■ Work task:
Write out, word for word, every line from the one containing "A European put" through the last line of the records below, both ends included.

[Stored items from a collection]

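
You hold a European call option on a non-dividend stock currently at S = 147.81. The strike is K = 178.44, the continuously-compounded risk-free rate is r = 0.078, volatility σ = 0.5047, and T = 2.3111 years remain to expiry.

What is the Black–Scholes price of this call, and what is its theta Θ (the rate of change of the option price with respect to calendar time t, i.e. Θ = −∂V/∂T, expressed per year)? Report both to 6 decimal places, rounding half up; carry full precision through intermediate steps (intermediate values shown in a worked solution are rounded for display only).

price = 43.740826
Θ = -13.160095

σ√T = 0.5047·√2.3111 = 0.767260
d₁ = (ln(S/K) + (r+σ²/2)T) / (σ√T) = (ln(147.81/178.44) + (0.078+0.5047²/2)·2.3111) / 0.767260 = (-0.188325 + 0.474610) / 0.767260 = 0.373127
d₂ = d₁ − σ√T = 0.373127 − 0.767260 = -0.394134
e^{−rT} = e^{−0.078·2.3111} = 0.835048
N(d₁) = 0.645473,  N(d₂) = 0.346741
Call price V = S·N(d₁) − K·e^{−rT}·N(d₂) = 95.407346 − 51.666519 = 43.740826
φ(d₁) = (1/√(2π))·e^{−d₁²/2} = 0.372116
Θ = −S·φ(d₁)·σ/(2√T) − r·K·e^{−rT}·N(d₂) = −9.130106 − 4.029989 = -13.160095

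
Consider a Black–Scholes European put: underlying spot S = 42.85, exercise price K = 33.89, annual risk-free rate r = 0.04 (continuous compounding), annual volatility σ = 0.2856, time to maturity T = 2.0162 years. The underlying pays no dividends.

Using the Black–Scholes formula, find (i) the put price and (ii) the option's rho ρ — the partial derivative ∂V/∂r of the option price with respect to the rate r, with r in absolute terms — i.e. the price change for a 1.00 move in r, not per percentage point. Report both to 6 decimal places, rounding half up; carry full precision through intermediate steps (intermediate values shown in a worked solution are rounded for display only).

σ√T = 0.2856·√2.0162 = 0.405532
d₁ = (ln(S/K) + (r+σ²/2)T) / (σ√T) = (ln(42.85/33.89) + (0.04+0.2856²/2)·2.0162) / 0.405532 = (0.234586 + 0.162876) / 0.405532 = 0.980100
d₂ = d₁ − σ√T = 0.980100 − 0.405532 = 0.574568
e^{−rT} = e^{−0.04·2.0162} = 0.922518
N(−d₁) = 0.163518,  N(−d₂) = 0.282792
Put price V = K·e^{−rT}·N(−d₂) − S·N(−d₁) = 8.841244 − 7.006765 = 1.834479
ρ = −K·T·e^{−rT}·N(−d₂) = -17.825716

price = 1.834479
ρ = -17.825716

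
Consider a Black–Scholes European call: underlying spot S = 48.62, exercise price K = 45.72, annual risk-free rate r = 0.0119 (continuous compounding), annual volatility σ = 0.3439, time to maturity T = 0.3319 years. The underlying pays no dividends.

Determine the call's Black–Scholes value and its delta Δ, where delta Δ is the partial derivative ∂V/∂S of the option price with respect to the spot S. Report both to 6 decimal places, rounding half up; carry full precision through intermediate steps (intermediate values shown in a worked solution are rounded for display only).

σ√T = 0.3439·√0.3319 = 0.198123
d₁ = (ln(S/K) + (r+σ²/2)T) / (σ√T) = (ln(48.62/45.72) + (0.0119+0.3439²/2)·0.3319) / 0.198123 = (0.061499 + 0.023576) / 0.198123 = 0.429405
d₂ = d₁ − σ√T = 0.429405 − 0.198123 = 0.231282
e^{−rT} = e^{−0.0119·0.3319} = 0.996058
N(d₁) = 0.666186,  N(d₂) = 0.591452
Call price V = S·N(d₁) − K·e^{−rT}·N(d₂) = 32.389951 − 26.934593 = 5.455358
Δ = N(d₁) = 0.666186

price = 5.455358
Δ = 0.666186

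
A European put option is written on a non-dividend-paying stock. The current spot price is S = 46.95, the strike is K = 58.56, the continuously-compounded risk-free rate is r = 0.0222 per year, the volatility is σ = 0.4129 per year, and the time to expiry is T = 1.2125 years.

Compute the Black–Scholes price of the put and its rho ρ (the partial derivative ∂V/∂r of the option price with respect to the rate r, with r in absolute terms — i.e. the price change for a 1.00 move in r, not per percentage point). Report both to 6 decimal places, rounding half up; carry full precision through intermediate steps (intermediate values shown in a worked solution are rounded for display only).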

■ The answer:
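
A European put option is written on a non-dividend-paying stock. The current spot price is S = 46.95, the strike is K = 58.56, the continuously-compounded risk-free rate is r = 0.0222 per year, the volatility is σ = 0.4129 per year, and the time to expiry is T = 1.2125 years.

Compute the Black–Scholes price of the put and its rho ρ (the partial derivative ∂V/∂r of the option price with respect to the rate r, with r in absolute terms — i.e. the price change for a 1.00 move in r, not per percentage point). Report both to 6 decimal places, rounding half up; carry full precision through intermediate steps (intermediate values shown in a worked solution are rounded for display only).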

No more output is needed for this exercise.